TASK DIRECTIONS:
Every line in the entries where "recover" is found should be copied.

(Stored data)
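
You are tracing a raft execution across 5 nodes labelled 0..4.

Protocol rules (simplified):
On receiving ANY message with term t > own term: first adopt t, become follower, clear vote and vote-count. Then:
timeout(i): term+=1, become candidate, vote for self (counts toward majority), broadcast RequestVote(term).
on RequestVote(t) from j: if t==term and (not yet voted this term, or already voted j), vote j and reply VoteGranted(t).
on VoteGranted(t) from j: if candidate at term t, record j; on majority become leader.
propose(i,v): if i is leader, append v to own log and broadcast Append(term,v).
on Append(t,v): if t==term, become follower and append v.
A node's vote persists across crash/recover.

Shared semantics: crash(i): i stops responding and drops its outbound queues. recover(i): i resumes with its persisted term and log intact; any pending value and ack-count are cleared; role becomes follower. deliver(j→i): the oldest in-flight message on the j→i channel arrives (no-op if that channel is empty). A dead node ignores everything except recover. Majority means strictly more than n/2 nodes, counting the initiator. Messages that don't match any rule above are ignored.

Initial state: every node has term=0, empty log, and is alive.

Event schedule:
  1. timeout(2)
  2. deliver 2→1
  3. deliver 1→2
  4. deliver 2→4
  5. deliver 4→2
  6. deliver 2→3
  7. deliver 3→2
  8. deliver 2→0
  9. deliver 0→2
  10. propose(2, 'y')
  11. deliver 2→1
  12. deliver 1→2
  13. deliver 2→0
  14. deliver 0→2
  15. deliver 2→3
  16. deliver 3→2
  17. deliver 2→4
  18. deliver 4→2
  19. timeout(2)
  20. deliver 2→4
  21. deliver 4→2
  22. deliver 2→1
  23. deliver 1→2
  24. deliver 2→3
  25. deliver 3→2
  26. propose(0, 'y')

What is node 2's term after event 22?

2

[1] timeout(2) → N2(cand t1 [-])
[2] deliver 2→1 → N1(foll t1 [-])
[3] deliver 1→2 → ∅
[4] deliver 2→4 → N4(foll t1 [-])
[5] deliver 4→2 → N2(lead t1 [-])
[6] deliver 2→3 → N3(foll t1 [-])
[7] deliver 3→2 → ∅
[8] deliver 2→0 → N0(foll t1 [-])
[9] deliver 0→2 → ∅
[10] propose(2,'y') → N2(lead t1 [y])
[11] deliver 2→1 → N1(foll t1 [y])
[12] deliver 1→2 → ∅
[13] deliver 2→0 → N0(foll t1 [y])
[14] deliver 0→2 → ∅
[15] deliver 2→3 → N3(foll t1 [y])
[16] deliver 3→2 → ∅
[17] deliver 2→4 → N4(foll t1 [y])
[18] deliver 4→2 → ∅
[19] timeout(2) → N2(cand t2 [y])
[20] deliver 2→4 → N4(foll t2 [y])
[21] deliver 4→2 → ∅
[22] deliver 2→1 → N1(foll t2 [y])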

EXERCISE RESPONSE:
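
A node's vote persists across crash/recover.
Shared semantics: crash(i): i stops responding and drops its outbound queues. recover(i): i resumes with its persisted term and log intact; any pending value and ack-count are cleared; role becomes follower. deliver(j→i): the oldest in-flight message on the j→i channel arrives (no-op if that channel is empty). A dead node ignores everything except recover. Majority means strictly more than n/2 nodes, counting the initiator. Messages that don't match any rule above are ignored.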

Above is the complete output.